**** The input ****

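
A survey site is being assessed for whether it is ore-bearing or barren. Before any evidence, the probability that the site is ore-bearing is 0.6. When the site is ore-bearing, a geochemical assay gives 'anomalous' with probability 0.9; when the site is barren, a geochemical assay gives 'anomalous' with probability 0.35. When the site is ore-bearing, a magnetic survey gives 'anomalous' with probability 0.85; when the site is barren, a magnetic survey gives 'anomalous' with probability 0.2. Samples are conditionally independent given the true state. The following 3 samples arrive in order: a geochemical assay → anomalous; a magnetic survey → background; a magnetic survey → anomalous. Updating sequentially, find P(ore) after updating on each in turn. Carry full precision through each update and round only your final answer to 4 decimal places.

0.7545

After a geochemical assay='anomalous': P(ore) = 0.9·0.6000 / (0.9·0.6000 + 0.35·0.4000) ≈ 0.7941
After a magnetic survey='background': P(ore) = 0.15·0.7941 / (0.15·0.7941 + 0.8·0.2059) ≈ 0.4197
After a magnetic survey='anomalous': P(ore) = 0.85·0.4197 / (0.85·0.4197 + 0.2·0.5803) ≈ 0.7545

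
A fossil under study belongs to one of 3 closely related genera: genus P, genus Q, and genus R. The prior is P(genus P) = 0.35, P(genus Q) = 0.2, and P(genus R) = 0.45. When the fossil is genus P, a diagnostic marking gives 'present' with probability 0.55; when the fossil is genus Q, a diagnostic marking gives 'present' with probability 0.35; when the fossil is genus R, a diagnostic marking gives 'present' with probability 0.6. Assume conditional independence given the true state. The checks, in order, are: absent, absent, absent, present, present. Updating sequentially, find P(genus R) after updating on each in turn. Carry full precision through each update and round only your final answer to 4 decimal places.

0.3877

After 'absent': normaliser = 0.45·0.3500 + 0.65·0.2000 + 0.4·0.4500; P(genus P) ≈ 0.3369, P(genus Q) ≈ 0.2781, P(genus R) ≈ 0.3850
After 'absent': normaliser = 0.45·0.3369 + 0.65·0.2781 + 0.4·0.3850; P(genus P) ≈ 0.3117, P(genus Q) ≈ 0.3716, P(genus R) ≈ 0.3167
After 'absent': normaliser = 0.45·0.3117 + 0.65·0.3716 + 0.4·0.3167; P(genus P) ≈ 0.2759, P(genus Q) ≈ 0.4751, P(genus R) ≈ 0.2491
After 'present': normaliser = 0.55·0.2759 + 0.35·0.4751 + 0.6·0.2491; P(genus P) ≈ 0.3246, P(genus Q) ≈ 0.3557, P(genus R) ≈ 0.3197
After 'present': normaliser = 0.55·0.3246 + 0.35·0.3557 + 0.6·0.3197; P(genus P) ≈ 0.3607, P(genus Q) ≈ 0.2516, P(genus R) ≈ 0.3877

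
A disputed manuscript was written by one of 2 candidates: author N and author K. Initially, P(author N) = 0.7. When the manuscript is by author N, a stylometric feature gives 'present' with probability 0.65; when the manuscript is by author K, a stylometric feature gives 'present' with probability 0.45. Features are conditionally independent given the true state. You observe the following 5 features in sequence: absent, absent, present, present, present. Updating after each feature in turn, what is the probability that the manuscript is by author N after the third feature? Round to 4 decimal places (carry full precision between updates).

0.5771

After 'absent': P(author N) = 0.35·0.7000 / (0.35·0.7000 + 0.55·0.3000) ≈ 0.5976
After 'absent': P(author N) = 0.35·0.5976 / (0.35·0.5976 + 0.55·0.4024) ≈ 0.4858
After 'present': P(author N) = 0.65·0.4858 / (0.65·0.4858 + 0.45·0.5142) ≈ 0.5771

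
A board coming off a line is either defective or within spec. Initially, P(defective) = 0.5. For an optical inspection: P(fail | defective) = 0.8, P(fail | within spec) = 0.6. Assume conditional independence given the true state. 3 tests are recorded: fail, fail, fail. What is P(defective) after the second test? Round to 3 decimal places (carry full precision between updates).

0.640

After 'fail': P(defective) = 0.8·0.5000 / (0.8·0.5000 + 0.6·0.5000) ≈ 0.5714
After 'fail': P(defective) = 0.8·0.5714 / (0.8·0.5714 + 0.6·0.4286) ≈ 0.6400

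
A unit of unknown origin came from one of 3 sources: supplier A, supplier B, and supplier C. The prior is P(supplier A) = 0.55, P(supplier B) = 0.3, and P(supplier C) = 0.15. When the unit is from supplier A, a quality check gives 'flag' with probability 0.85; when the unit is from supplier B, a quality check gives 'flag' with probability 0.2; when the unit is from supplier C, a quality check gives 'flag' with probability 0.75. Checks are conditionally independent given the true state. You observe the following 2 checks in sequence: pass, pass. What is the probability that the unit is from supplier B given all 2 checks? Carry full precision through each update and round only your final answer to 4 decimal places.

0.8982

After 'pass': normaliser = 0.15·0.5500 + 0.8·0.3000 + 0.25·0.1500; P(supplier A) ≈ 0.2292, P(supplier B) ≈ 0.6667, P(supplier C) ≈ 0.1042
After 'pass': normaliser = 0.15·0.2292 + 0.8·0.6667 + 0.25·0.1042; P(supplier A) ≈ 0.0579, P(supplier B) ≈ 0.8982, P(supplier C) ≈ 0.0439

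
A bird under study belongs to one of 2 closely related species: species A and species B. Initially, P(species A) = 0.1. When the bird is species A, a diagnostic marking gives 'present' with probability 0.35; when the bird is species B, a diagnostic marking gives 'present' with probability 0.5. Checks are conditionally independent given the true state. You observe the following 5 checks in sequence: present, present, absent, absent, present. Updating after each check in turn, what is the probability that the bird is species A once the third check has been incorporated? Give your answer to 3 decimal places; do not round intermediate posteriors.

After 'present': P(species A) = 0.35·0.1000 / (0.35·0.1000 + 0.5·0.9000) ≈ 0.0722
After 'present': P(species A) = 0.35·0.0722 / (0.35·0.0722 + 0.5·0.9278) ≈ 0.0516
After 'absent': P(species A) = 0.65·0.0516 / (0.65·0.0516 + 0.5·0.9484) ≈ 0.0661

0.066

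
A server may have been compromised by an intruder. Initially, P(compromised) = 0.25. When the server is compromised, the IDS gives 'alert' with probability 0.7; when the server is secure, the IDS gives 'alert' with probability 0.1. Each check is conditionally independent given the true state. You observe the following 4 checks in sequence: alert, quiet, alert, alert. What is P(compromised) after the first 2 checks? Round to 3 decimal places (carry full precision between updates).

0.438

After 'alert': P(compromised) = 0.7·0.2500 / (0.7·0.2500 + 0.1·0.7500) ≈ 0.7000
After 'quiet': P(compromised) = 0.3·0.7000 / (0.3·0.7000 + 0.9·0.3000) ≈ 0.4375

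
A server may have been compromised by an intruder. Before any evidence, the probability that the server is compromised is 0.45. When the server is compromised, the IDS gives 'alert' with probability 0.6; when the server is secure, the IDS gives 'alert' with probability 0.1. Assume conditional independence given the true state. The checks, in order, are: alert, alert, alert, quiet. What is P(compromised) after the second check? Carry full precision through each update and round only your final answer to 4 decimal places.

0.9672

Each posterior becomes the prior for the next update.
After 'alert': P(compromised) = 0.6·0.4500 / (0.6·0.4500 + 0.1·0.5500) ≈ 0.8308
After 'alert': P(compromised) = 0.6·0.8308 / (0.6·0.8308 + 0.1·0.1692) ≈ 0.9672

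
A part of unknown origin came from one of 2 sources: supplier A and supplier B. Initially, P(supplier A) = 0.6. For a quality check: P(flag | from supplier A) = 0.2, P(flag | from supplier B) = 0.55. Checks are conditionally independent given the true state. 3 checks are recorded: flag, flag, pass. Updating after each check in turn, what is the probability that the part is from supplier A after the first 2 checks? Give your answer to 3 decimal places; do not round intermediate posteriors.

After 'flag': P(supplier A) = 0.2·0.6000 / (0.2·0.6000 + 0.55·0.4000) ≈ 0.3529
After 'flag': P(supplier A) = 0.2·0.3529 / (0.2·0.3529 + 0.55·0.6471) ≈ 0.1655

0.166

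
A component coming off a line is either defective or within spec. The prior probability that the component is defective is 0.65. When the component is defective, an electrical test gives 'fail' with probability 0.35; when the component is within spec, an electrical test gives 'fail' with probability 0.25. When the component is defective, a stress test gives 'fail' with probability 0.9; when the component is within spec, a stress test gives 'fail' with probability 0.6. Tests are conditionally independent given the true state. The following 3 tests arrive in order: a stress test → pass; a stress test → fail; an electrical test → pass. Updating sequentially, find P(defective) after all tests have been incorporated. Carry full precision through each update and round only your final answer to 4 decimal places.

After a stress test='pass': P(defective) = 0.1·0.6500 / (0.1·0.6500 + 0.4·0.3500) ≈ 0.3171
After a stress test='fail': P(defective) = 0.9·0.3171 / (0.9·0.3171 + 0.6·0.6829) ≈ 0.4105
After an electrical test='pass': P(defective) = 0.65·0.4105 / (0.65·0.4105 + 0.75·0.5895) ≈ 0.3764

0.3764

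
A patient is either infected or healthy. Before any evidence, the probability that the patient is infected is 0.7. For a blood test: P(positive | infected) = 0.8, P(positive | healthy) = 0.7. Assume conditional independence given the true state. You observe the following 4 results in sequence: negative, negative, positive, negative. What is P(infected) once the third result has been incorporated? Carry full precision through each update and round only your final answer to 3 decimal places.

0.542

Apply Bayes' rule sequentially, carrying P(infected) forward.
After 'negative': P(infected) = 0.2·0.7000 / (0.2·0.7000 + 0.3·0.3000) ≈ 0.6087
After 'negative': P(infected) = 0.2·0.6087 / (0.2·0.6087 + 0.3·0.3913) ≈ 0.5091
After 'positive': P(infected) = 0.8·0.5091 / (0.8·0.5091 + 0.7·0.4909) ≈ 0.5424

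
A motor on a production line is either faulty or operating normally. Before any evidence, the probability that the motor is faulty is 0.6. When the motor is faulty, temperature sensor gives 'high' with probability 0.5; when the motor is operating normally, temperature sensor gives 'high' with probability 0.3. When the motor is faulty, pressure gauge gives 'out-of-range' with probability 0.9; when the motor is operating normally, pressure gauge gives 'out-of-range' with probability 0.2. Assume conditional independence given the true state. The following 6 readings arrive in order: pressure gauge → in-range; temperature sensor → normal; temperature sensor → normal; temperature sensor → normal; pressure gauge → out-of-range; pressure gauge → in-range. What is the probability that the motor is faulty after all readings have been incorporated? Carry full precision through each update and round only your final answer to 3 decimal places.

0.037

Apply Bayes' rule sequentially, carrying P(faulty) forward.
After pressure gauge='in-range': P(faulty) = 0.1·0.6000 / (0.1·0.6000 + 0.8·0.4000) ≈ 0.1579
After temperature sensor='normal': P(faulty) = 0.5·0.1579 / (0.5·0.1579 + 0.7·0.8421) ≈ 0.1181
After temperature sensor='normal': P(faulty) = 0.5·0.1181 / (0.5·0.1181 + 0.7·0.8819) ≈ 0.0873
After temperature sensor='normal': P(faulty) = 0.5·0.0873 / (0.5·0.0873 + 0.7·0.9127) ≈ 0.0640
After pressure gauge='out-of-range': P(faulty) = 0.9·0.0640 / (0.9·0.0640 + 0.2·0.9360) ≈ 0.2352
After pressure gauge='in-range': P(faulty) = 0.1·0.2352 / (0.1·0.2352 + 0.8·0.7648) ≈ 0.0370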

****

Task description -
The lines to set down, exactly and with both ends included, run from the one containing "A motor on a" to the last line of the data above.

Answer to the problem -
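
A motor on a production line is either faulty or operating normally. Before any evidence, the probability that the motor is faulty is 0.6. When the motor is faulty, temperature sensor gives 'high' with probability 0.5; when the motor is operating normally, temperature sensor gives 'high' with probability 0.3. When the motor is faulty, pressure gauge gives 'out-of-range' with probability 0.9; when the motor is operating normally, pressure gauge gives 'out-of-range' with probability 0.2. Assume conditional independence given the true state. The following 6 readings arrive in order: pressure gauge → in-range; temperature sensor → normal; temperature sensor → normal; temperature sensor → normal; pressure gauge → out-of-range; pressure gauge → in-range. What is the probability that the motor is faulty after all readings have been incorporated? Carry full precision through each update and round only your final answer to 3 decimal places.

0.037

Apply Bayes' rule sequentially, carrying P(faulty) forward.
After pressure gauge='in-range': P(faulty) = 0.1·0.6000 / (0.1·0.6000 + 0.8·0.4000) ≈ 0.1579
After temperature sensor='normal': P(faulty) = 0.5·0.1579 / (0.5·0.1579 + 0.7·0.8421) ≈ 0.1181
After temperature sensor='normal': P(faulty) = 0.5·0.1181 / (0.5·0.1181 + 0.7·0.8819) ≈ 0.0873
After temperature sensor='normal': P(faulty) = 0.5·0.0873 / (0.5·0.0873 + 0.7·0.9127) ≈ 0.0640
After pressure gauge='out-of-range': P(faulty) = 0.9·0.0640 / (0.9·0.0640 + 0.2·0.9360) ≈ 0.2352
After pressure gauge='in-range': P(faulty) = 0.1·0.2352 / (0.1·0.2352 + 0.8·0.7648) ≈ 0.0370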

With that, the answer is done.